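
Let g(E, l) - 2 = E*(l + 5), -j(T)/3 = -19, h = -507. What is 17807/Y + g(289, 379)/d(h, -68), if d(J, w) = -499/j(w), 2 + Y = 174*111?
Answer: -122153921059/9636688 ≈ -12676.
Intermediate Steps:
j(T) = 57 (j(T) = -3*(-19) = 57)
Y = 19312 (Y = -2 + 174*111 = -2 + 19314 = 19312)
g(E, l) = 2 + E*(5 + l) (g(E, l) = 2 + E*(l + 5) = 2 + E*(5 + l))
d(J, w) = -499/57
17807/Y + g(289, 379)/d(h, -68) = 17807/19312 + (2 + 5*289 + 289*379)/(-499/57) = 17807*(1/19312) + (2 + 1445 + 109531)*(-57/499) = 17807/19312 + 110978*(-57/499) = 17807/19312 - 6325746/499 = -122153921059/9636688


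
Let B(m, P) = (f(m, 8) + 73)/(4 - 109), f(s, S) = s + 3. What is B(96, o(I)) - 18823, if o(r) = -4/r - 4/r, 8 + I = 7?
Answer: -1976587/105 ≈ -18825.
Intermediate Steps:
I = -1 (I = -8 + 7 = -1)
f(s, S) = 3 + s
o(r) = -8/r
B(m, P) = -76/105 - m/105 (B(m, P) = ((3 + m) + 73)/(4 - 109) = (76 + m)/(-105) = (76 + m)*(-1/105) = -76/105 - m/105)
B(96, o(I)) - 18823 = (-76/105 - 1/105*96) - 18823 = (-76/105 - 32/35) - 18823 = -172/105 - 18823 = -1976587/105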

- - - -

Problem requirements – Show all lines above containing "What".

Response to this task –
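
Let g(E, l) - 2 = E*(l + 5), -j(T)/3 = -19, h = -507. What is 17807/Y + g(289, 379)/d(h, -68), if d(J, w) = -499/j(w), 2 + Y = 174*111?
Let B(m, P) = (f(m, 8) + 73)/(4 - 109), f(s, S) = s + 3. What is B(96, o(I)) - 18823, if o(r) = -4/r - 4/r, 8 + I = 7?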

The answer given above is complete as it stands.